═════ Supplied data ═════

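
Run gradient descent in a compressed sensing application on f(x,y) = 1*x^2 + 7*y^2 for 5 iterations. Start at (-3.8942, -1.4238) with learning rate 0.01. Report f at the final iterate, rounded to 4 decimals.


Gradient descent on f(x,y) = 1*x^2 + 7*y^2.
Starting point: (-3.8942, -1.4238), alpha = 0.01
Step 1: grad_x = 2*1*-3.8942 = -7.7884, grad_y = 2*7*-1.4238 = -19.9332
  x_1 = -3.8942 - 0.01*-7.7884 = -3.8163
  y_1 = -1.4238 - 0.01*-19.9332 = -1.2245
Step 2: grad_x = 2*1*-3.8163 = -7.6326, grad_y = 2*7*-1.2245 = -17.1426
  x_2 = -3.8163 - 0.01*-7.6326 = -3.74
  y_2 = -1.2245 - 0.01*-17.1426 = -1.053
Step 3: grad_x = 2*1*-3.74 = -7.48, grad_y = 2*7*-1.053 = -14.7426
  x_3 = -3.74 - 0.01*-7.48 = -3.6652
  y_3 = -1.053 - 0.01*-14.7426 = -0.9056
Step 4: grad_x = 2*1*-3.6652 = -7.3304, grad_y = 2*7*-0.9056 = -12.6786
  x_4 = -3.6652 - 0.01*-7.3304 = -3.5919
  y_4 = -0.9056 - 0.01*-12.6786 = -0.7788
Step 5: grad_x = 2*1*-3.5919 = -7.1838, grad_y = 2*7*-0.7788 = -10.9036
  x_5 = -3.5919 - 0.01*-7.1838 = -3.52
  y_5 = -0.7788 - 0.01*-10.9036 = -0.6698
f(-3.52, -0.6698) = 1*(-3.52)^2 + 7*(-0.6698)^2 = 15.5311


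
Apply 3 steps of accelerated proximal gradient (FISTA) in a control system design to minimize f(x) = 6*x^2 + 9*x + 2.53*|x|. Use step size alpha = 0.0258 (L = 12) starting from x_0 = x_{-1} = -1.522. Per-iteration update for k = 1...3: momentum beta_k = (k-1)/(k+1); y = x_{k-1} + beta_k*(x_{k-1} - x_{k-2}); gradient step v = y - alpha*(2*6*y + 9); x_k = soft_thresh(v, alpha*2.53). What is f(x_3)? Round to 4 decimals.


FISTA on f(x) = 6*x^2 + 9*x + 2.53*|x|
L = 12, alpha = 0.0258
Iteration 1: beta = 0.0, y = -1.522 + 0.0*(-1.522 + 1.522) = -1.522
  grad(y) = -9.264, v = y - alpha*grad = -1.283
  prox(v) = soft_thresh(-1.283, 0.0653) = -1.2177
Iteration 2: beta = 0.3333, y = -1.2177 + 0.3333*(-1.2177 + 1.522) = -1.1163
  grad(y) = -4.3954, v = y - alpha*grad = -1.0029
  prox(v) = soft_thresh(-1.0029, 0.0653) = -0.9376
Iteration 3: beta = 0.5, y = -0.9376 + 0.5*(-0.9376 + 1.2177) = -0.7976
  grad(y) = -0.5707, v = y - alpha*grad = -0.7828
  prox(v) = soft_thresh(-0.7828, 0.0653) = -0.7176
f(x_3) = 6*(-0.7176)^2 + 9*(-0.7176) + 2.53*|-0.7176| = -1.5533


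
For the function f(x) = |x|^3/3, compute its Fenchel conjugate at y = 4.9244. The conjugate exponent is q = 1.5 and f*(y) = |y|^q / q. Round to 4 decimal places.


The conjugate exponent q satisfies 1/p + 1/q = 1.
p = 3, so q = 3/(3 - 1) = 1.5
|y|^q = 4.9244^1.5 = 10.9277
f*(4.9244) = 10.9277 / 1.5 = 7.2852


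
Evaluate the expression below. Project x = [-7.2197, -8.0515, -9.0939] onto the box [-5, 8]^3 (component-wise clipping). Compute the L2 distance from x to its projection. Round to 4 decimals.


Project each component onto [-5, 8].
clip(-7.2197) = -5.0, clip(-8.0515) = -5.0, clip(-9.0939) = -5.0
Projection = [-5.0, -5.0, -5.0]
Squared diffs: [4.9271, 9.3117, 16.76]
Distance = sqrt(30.9988) = 5.5677


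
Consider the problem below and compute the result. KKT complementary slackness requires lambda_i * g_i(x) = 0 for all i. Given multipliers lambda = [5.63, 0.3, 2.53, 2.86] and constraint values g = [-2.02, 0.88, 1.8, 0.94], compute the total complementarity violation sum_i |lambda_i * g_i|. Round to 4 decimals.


KKT complementary slackness check:
lambda_1 * g_1 = 5.63 * -2.02 = -11.3726
lambda_2 * g_2 = 0.3 * 0.88 = 0.264
lambda_3 * g_3 = 2.53 * 1.8 = 4.554
lambda_4 * g_4 = 2.86 * 0.94 = 2.6884
Total violation = 11.3726 + 0.264 + 4.554 + 2.6884 = 18.879


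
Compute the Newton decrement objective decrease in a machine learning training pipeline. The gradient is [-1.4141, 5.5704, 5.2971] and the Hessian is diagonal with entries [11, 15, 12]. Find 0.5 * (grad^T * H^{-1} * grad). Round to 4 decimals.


Step 1: H is diagonal, so H^(-1) * g = [-0.1286, 0.3714, 0.4414].
Step 2: g^T H^(-1) g = sum_i g_i^2 / H_ii
  = (-1.4141)^2/11 + (5.5704)^2/15 + (5.2971)^2/12
  = 0.1818 + 2.0686 + 2.3383 = 4.5887
Step 3: Objective decrease = 0.5 * g^T H^(-1) g = 2.2943


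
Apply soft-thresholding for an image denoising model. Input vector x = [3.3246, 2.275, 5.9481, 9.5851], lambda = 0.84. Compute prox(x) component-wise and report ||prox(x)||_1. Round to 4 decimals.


Soft-thresholding with lambda = 0.84:
prox(3.3246) = sign(3.3246)*max(|3.3246| - 0.84, 0) = 2.4846
prox(2.275) = sign(2.275)*max(|2.275| - 0.84, 0) = 1.435
prox(5.9481) = sign(5.9481)*max(|5.9481| - 0.84, 0) = 5.1081
prox(9.5851) = sign(9.5851)*max(|9.5851| - 0.84, 0) = 8.7451
prox(x) = [2.4846, 1.435, 5.1081, 8.7451]
||prox(x)||_1 = 2.4846 + 1.435 + 5.1081 + 8.7451 = 17.7728


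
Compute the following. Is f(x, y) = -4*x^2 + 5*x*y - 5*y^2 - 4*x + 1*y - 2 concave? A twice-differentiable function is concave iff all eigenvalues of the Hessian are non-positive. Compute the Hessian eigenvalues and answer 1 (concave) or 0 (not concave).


The Hessian of f(x,y) = -4*x^2 + 5*x*y - 5*y^2 - 4*x + 1*y - 2 is:
H = [[-8, 5], [5, -10]]
Trace = -8 - 10 = -18
Determinant = -8*-10 - (5)^2 = 55
Discriminant = (-18)^2 - 4*55 = 104.0
Eigenvalues: lambda_1 = -14.099, lambda_2 = -3.901
The function is concave.

1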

═════

The problem: Copy out every entry, keeping each line exactly as it is.

Result for this task:
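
Run gradient descent in a compressed sensing application on f(x,y) = 1*x^2 + 7*y^2 for 5 iterations. Start at (-3.8942, -1.4238) with learning rate 0.01. Report f at the final iterate, rounded to 4 decimals.


Gradient descent on f(x,y) = 1*x^2 + 7*y^2.
Starting point: (-3.8942, -1.4238), alpha = 0.01
Step 1: grad_x = 2*1*-3.8942 = -7.7884, grad_y = 2*7*-1.4238 = -19.9332
  x_1 = -3.8942 - 0.01*-7.7884 = -3.8163
  y_1 = -1.4238 - 0.01*-19.9332 = -1.2245
Step 2: grad_x = 2*1*-3.8163 = -7.6326, grad_y = 2*7*-1.2245 = -17.1426
  x_2 = -3.8163 - 0.01*-7.6326 = -3.74
  y_2 = -1.2245 - 0.01*-17.1426 = -1.053
Step 3: grad_x = 2*1*-3.74 = -7.48, grad_y = 2*7*-1.053 = -14.7426
  x_3 = -3.74 - 0.01*-7.48 = -3.6652
  y_3 = -1.053 - 0.01*-14.7426 = -0.9056
Step 4: grad_x = 2*1*-3.6652 = -7.3304, grad_y = 2*7*-0.9056 = -12.6786
  x_4 = -3.6652 - 0.01*-7.3304 = -3.5919
  y_4 = -0.9056 - 0.01*-12.6786 = -0.7788
Step 5: grad_x = 2*1*-3.5919 = -7.1838, grad_y = 2*7*-0.7788 = -10.9036
  x_5 = -3.5919 - 0.01*-7.1838 = -3.52
  y_5 = -0.7788 - 0.01*-10.9036 = -0.6698
f(-3.52, -0.6698) = 1*(-3.52)^2 + 7*(-0.6698)^2 = 15.5311


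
Apply 3 steps of accelerated proximal gradient (FISTA) in a control system design to minimize f(x) = 6*x^2 + 9*x + 2.53*|x|. Use step size alpha = 0.0258 (L = 12) starting from x_0 = x_{-1} = -1.522. Per-iteration update for k = 1...3: momentum beta_k = (k-1)/(k+1); y = x_{k-1} + beta_k*(x_{k-1} - x_{k-2}); gradient step v = y - alpha*(2*6*y + 9); x_k = soft_thresh(v, alpha*2.53). What is f(x_3)? Round to 4 decimals.


FISTA on f(x) = 6*x^2 + 9*x + 2.53*|x|
L = 12, alpha = 0.0258
Iteration 1: beta = 0.0, y = -1.522 + 0.0*(-1.522 + 1.522) = -1.522
  grad(y) = -9.264, v = y - alpha*grad = -1.283
  prox(v) = soft_thresh(-1.283, 0.0653) = -1.2177
Iteration 2: beta = 0.3333, y = -1.2177 + 0.3333*(-1.2177 + 1.522) = -1.1163
  grad(y) = -4.3954, v = y - alpha*grad = -1.0029
  prox(v) = soft_thresh(-1.0029, 0.0653) = -0.9376
Iteration 3: beta = 0.5, y = -0.9376 + 0.5*(-0.9376 + 1.2177) = -0.7976
  grad(y) = -0.5707, v = y - alpha*grad = -0.7828
  prox(v) = soft_thresh(-0.7828, 0.0653) = -0.7176
f(x_3) = 6*(-0.7176)^2 + 9*(-0.7176) + 2.53*|-0.7176| = -1.5533


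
For the function f(x) = |x|^3/3, compute its Fenchel conjugate at y = 4.9244. The conjugate exponent is q = 1.5 and f*(y) = |y|^q / q. Round to 4 decimal places.


The conjugate exponent q satisfies 1/p + 1/q = 1.
p = 3, so q = 3/(3 - 1) = 1.5
|y|^q = 4.9244^1.5 = 10.9277
f*(4.9244) = 10.9277 / 1.5 = 7.2852


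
Evaluate the expression below. Project x = [-7.2197, -8.0515, -9.0939] onto the box [-5, 8]^3 (component-wise clipping). Compute the L2 distance from x to its projection. Round to 4 decimals.


Project each component onto [-5, 8].
clip(-7.2197) = -5.0, clip(-8.0515) = -5.0, clip(-9.0939) = -5.0
Projection = [-5.0, -5.0, -5.0]
Squared diffs: [4.9271, 9.3117, 16.76]
Distance = sqrt(30.9988) = 5.5677


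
Consider the problem below and compute the result. KKT complementary slackness requires lambda_i * g_i(x) = 0 for all i. Given multipliers lambda = [5.63, 0.3, 2.53, 2.86] and constraint values g = [-2.02, 0.88, 1.8, 0.94], compute the total complementarity violation sum_i |lambda_i * g_i|. Round to 4 decimals.


KKT complementary slackness check:
lambda_1 * g_1 = 5.63 * -2.02 = -11.3726
lambda_2 * g_2 = 0.3 * 0.88 = 0.264
lambda_3 * g_3 = 2.53 * 1.8 = 4.554
lambda_4 * g_4 = 2.86 * 0.94 = 2.6884
Total violation = 11.3726 + 0.264 + 4.554 + 2.6884 = 18.879


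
Compute the Newton decrement objective decrease in a machine learning training pipeline. The gradient is [-1.4141, 5.5704, 5.2971] and the Hessian is diagonal with entries [11, 15, 12]. Find 0.5 * (grad^T * H^{-1} * grad). Round to 4 decimals.


Step 1: H is diagonal, so H^(-1) * g = [-0.1286, 0.3714, 0.4414].
Step 2: g^T H^(-1) g = sum_i g_i^2 / H_ii
  = (-1.4141)^2/11 + (5.5704)^2/15 + (5.2971)^2/12
  = 0.1818 + 2.0686 + 2.3383 = 4.5887
Step 3: Objective decrease = 0.5 * g^T H^(-1) g = 2.2943


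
Apply soft-thresholding for an image denoising model. Input vector x = [3.3246, 2.275, 5.9481, 9.5851], lambda = 0.84. Compute prox(x) component-wise and report ||prox(x)||_1. Round to 4 decimals.


Soft-thresholding with lambda = 0.84:
prox(3.3246) = sign(3.3246)*max(|3.3246| - 0.84, 0) = 2.4846
prox(2.275) = sign(2.275)*max(|2.275| - 0.84, 0) = 1.435
prox(5.9481) = sign(5.9481)*max(|5.9481| - 0.84, 0) = 5.1081
prox(9.5851) = sign(9.5851)*max(|9.5851| - 0.84, 0) = 8.7451
prox(x) = [2.4846, 1.435, 5.1081, 8.7451]
||prox(x)||_1 = 2.4846 + 1.435 + 5.1081 + 8.7451 = 17.7728


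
Compute the following. Is f(x, y) = -4*x^2 + 5*x*y - 5*y^2 - 4*x + 1*y - 2 concave? A twice-differentiable function is concave iff all eigenvalues of the Hessian are non-positive. Compute the Hessian eigenvalues and answer 1 (concave) or 0 (not concave).


The Hessian of f(x,y) = -4*x^2 + 5*x*y - 5*y^2 - 4*x + 1*y - 2 is:
H = [[-8, 5], [5, -10]]
Trace = -8 - 10 = -18
Determinant = -8*-10 - (5)^2 = 55
Discriminant = (-18)^2 - 4*55 = 104.0
Eigenvalues: lambda_1 = -14.099, lambda_2 = -3.901
The function is concave.

1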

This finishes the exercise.